Dataset entries:

***

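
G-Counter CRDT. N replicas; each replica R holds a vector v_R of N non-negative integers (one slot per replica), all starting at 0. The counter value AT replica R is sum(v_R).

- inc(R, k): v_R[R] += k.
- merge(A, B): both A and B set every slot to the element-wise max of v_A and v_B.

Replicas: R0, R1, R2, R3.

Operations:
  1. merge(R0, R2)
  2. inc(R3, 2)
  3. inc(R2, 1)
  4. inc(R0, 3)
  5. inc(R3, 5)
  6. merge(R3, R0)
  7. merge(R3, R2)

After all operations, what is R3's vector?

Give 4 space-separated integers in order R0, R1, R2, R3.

Answer: 3 0 1 7

Derivation:
Op 1: merge R0<->R2 -> R0=(0,0,0,0) R2=(0,0,0,0)
Op 2: inc R3 by 2 -> R3=(0,0,0,2) value=2
Op 3: inc R2 by 1 -> R2=(0,0,1,0) value=1
Op 4: inc R0 by 3 -> R0=(3,0,0,0) value=3
Op 5: inc R3 by 5 -> R3=(0,0,0,7) value=7
Op 6: merge R3<->R0 -> R3=(3,0,0,7) R0=(3,0,0,7)
Op 7: merge R3<->R2 -> R3=(3,0,1,7) R2=(3,0,1,7)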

***

→ **About this task**
Copy out the data exactly as it stands, leaving nothing out.

→ **Answer to this exercise**
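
G-Counter CRDT. N replicas; each replica R holds a vector v_R of N non-negative integers (one slot per replica), all starting at 0. The counter value AT replica R is sum(v_R).

- inc(R, k): v_R[R] += k.
- merge(A, B): both A and B set every slot to the element-wise max of v_A and v_B.

Replicas: R0, R1, R2, R3.

Operations:
  1. merge(R0, R2)
  2. inc(R3, 2)
  3. inc(R2, 1)
  4. inc(R0, 3)
  5. inc(R3, 5)
  6. merge(R3, R0)
  7. merge(R3, R2)

After all operations, what is R3's vector?

Give 4 space-separated integers in order R0, R1, R2, R3.

Answer: 3 0 1 7

Derivation:
Op 1: merge R0<->R2 -> R0=(0,0,0,0) R2=(0,0,0,0)
Op 2: inc R3 by 2 -> R3=(0,0,0,2) value=2
Op 3: inc R2 by 1 -> R2=(0,0,1,0) value=1
Op 4: inc R0 by 3 -> R0=(3,0,0,0) value=3
Op 5: inc R3 by 5 -> R3=(0,0,0,7) value=7
Op 6: merge R3<->R0 -> R3=(3,0,0,7) R0=(3,0,0,7)
Op 7: merge R3<->R2 -> R3=(3,0,1,7) R2=(3,0,1,7)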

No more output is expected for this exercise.